___ PROVIDED RECORDS
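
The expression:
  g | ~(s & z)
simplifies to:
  g | ~s | ~z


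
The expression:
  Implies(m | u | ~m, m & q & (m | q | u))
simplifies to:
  m & q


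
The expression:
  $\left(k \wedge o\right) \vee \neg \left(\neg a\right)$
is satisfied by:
  {a: True, k: True, o: True}
  {a: True, k: True, o: False}
  {a: True, o: True, k: False}
  {a: True, o: False, k: False}
  {k: True, o: True, a: False}


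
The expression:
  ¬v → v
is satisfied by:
  {v: True}


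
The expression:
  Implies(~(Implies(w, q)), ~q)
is always true.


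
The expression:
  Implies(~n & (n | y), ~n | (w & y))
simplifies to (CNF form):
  True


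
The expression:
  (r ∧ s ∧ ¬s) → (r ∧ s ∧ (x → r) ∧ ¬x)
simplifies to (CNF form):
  True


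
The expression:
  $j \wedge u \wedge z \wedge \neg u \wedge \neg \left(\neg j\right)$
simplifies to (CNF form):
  $\text{False}$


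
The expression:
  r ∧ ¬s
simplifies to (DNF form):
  r ∧ ¬s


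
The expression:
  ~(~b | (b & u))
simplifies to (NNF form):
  b & ~u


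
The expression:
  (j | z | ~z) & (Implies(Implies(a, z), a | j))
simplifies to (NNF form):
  a | j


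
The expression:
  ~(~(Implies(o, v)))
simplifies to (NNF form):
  v | ~o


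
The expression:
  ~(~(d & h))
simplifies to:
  d & h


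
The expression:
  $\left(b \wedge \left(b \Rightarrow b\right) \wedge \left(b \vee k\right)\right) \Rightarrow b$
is always true.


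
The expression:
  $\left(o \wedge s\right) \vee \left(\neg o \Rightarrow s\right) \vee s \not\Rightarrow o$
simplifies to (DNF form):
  $o \vee s$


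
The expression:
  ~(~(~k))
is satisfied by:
  {k: False}


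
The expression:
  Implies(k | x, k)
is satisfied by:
  {k: True, x: False}
  {x: False, k: False}
  {x: True, k: True}


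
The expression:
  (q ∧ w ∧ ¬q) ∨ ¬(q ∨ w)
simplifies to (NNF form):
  ¬q ∧ ¬w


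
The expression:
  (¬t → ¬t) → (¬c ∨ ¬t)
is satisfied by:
  {c: False, t: False}
  {t: True, c: False}
  {c: True, t: False}


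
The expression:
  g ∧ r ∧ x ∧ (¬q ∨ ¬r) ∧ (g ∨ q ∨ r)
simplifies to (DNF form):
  g ∧ r ∧ x ∧ ¬q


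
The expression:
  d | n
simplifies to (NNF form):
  d | n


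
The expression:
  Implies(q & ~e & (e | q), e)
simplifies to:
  e | ~q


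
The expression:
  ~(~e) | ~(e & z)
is always true.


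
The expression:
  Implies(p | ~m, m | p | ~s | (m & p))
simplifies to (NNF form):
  m | p | ~s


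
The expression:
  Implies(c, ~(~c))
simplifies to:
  True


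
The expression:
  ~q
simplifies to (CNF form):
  ~q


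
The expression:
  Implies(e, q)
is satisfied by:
  {q: True, e: False}
  {e: False, q: False}
  {e: True, q: True}


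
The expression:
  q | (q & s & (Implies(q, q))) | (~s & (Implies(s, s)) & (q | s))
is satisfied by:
  {q: True}


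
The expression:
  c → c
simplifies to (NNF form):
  True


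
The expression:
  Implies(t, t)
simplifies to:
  True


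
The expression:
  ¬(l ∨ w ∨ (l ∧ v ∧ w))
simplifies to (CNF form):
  ¬l ∧ ¬w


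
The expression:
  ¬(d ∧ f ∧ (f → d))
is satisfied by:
  {d: False, f: False}
  {f: True, d: False}
  {d: True, f: False}


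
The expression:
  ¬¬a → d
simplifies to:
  d ∨ ¬a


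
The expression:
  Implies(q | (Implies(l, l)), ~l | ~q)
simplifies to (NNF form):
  ~l | ~q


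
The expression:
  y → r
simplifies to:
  r ∨ ¬y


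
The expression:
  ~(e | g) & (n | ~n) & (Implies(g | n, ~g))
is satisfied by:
  {g: False, e: False}


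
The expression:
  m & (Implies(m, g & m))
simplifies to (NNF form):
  g & m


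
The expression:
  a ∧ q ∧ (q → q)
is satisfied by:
  {a: True, q: True}


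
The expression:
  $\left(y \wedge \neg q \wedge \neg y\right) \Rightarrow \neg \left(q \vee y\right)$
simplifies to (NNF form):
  $\text{True}$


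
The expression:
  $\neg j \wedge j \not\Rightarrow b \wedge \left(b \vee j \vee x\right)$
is never true.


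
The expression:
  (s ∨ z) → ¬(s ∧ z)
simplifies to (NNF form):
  ¬s ∨ ¬z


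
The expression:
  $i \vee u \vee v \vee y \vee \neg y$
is always true.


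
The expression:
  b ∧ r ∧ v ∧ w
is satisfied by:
  {r: True, w: True, b: True, v: True}


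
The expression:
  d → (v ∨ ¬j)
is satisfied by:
  {v: True, d: False, j: False}
  {v: False, d: False, j: False}
  {j: True, v: True, d: False}
  {j: True, v: False, d: False}
  {d: True, v: True, j: False}
  {d: True, v: False, j: False}
  {d: True, j: True, v: True}


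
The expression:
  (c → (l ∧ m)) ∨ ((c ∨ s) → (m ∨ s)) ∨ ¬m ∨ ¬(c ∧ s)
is always true.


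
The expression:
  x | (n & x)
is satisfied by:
  {x: True}


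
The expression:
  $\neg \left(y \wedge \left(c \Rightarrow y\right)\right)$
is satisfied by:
  {y: False}


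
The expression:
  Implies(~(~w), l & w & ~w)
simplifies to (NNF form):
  ~w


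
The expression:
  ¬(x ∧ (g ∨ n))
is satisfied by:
  {g: False, x: False, n: False}
  {n: True, g: False, x: False}
  {g: True, n: False, x: False}
  {n: True, g: True, x: False}
  {x: True, n: False, g: False}


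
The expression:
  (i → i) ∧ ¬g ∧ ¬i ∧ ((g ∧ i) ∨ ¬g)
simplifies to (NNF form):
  ¬g ∧ ¬i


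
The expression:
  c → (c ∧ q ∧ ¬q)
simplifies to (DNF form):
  ¬c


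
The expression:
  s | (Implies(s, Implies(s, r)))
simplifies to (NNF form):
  True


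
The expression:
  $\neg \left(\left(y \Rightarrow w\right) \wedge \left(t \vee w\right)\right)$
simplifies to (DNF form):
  $\left(y \wedge \neg w\right) \vee \left(\neg t \wedge \neg w\right)$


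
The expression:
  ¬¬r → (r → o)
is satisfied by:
  {o: True, r: False}
  {r: False, o: False}
  {r: True, o: True}


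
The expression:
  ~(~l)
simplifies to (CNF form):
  l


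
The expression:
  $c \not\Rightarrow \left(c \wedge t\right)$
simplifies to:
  $c \wedge \neg t$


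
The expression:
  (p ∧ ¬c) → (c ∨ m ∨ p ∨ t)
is always true.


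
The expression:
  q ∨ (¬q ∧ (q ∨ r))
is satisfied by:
  {r: True, q: True}
  {r: True, q: False}
  {q: True, r: False}


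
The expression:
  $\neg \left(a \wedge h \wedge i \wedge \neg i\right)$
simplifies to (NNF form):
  $\text{True}$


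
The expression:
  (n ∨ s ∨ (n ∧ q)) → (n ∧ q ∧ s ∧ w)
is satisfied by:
  {w: True, q: True, n: False, s: False}
  {w: True, q: False, n: False, s: False}
  {q: True, w: False, n: False, s: False}
  {w: False, q: False, n: False, s: False}
  {w: True, s: True, n: True, q: True}


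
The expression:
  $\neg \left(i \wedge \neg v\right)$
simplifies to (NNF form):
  $v \vee \neg i$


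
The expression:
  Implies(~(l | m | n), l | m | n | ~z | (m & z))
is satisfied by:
  {n: True, m: True, l: True, z: False}
  {n: True, m: True, l: False, z: False}
  {n: True, l: True, m: False, z: False}
  {n: True, l: False, m: False, z: False}
  {m: True, l: True, n: False, z: False}
  {m: True, n: False, l: False, z: False}
  {m: False, l: True, n: False, z: False}
  {m: False, n: False, l: False, z: False}
  {n: True, z: True, m: True, l: True}
  {n: True, z: True, m: True, l: False}
  {n: True, z: True, l: True, m: False}
  {n: True, z: True, l: False, m: False}
  {z: True, m: True, l: True, n: False}
  {z: True, m: True, l: False, n: False}
  {z: True, l: True, m: False, n: False}


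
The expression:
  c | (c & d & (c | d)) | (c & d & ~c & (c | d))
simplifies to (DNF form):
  c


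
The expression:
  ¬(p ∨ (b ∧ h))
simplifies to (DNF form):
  (¬b ∧ ¬p) ∨ (¬h ∧ ¬p)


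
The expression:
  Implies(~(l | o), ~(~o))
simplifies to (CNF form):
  l | o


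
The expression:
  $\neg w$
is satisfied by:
  {w: False}


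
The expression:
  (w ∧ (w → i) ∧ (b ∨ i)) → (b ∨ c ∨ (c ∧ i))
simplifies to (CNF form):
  b ∨ c ∨ ¬i ∨ ¬w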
______
## [YOUR INSTRUCTIONS]
Every line above with the string "Rightarrow" in it needs to be copied.

## [COMPLETED TASK]
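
  $\left(b \wedge \left(b \Rightarrow b\right) \wedge \left(b \vee k\right)\right) \Rightarrow b$
  $\left(o \wedge s\right) \vee \left(\neg o \Rightarrow s\right) \vee s \not\Rightarrow o$
  $\left(y \wedge \neg q \wedge \neg y\right) \Rightarrow \neg \left(q \vee y\right)$
  $\neg j \wedge j \not\Rightarrow b \wedge \left(b \vee j \vee x\right)$
  $\neg \left(y \wedge \left(c \Rightarrow y\right)\right)$
  $\neg \left(\left(y \Rightarrow w\right) \wedge \left(t \vee w\right)\right)$
  $c \not\Rightarrow \left(c \wedge t\right)$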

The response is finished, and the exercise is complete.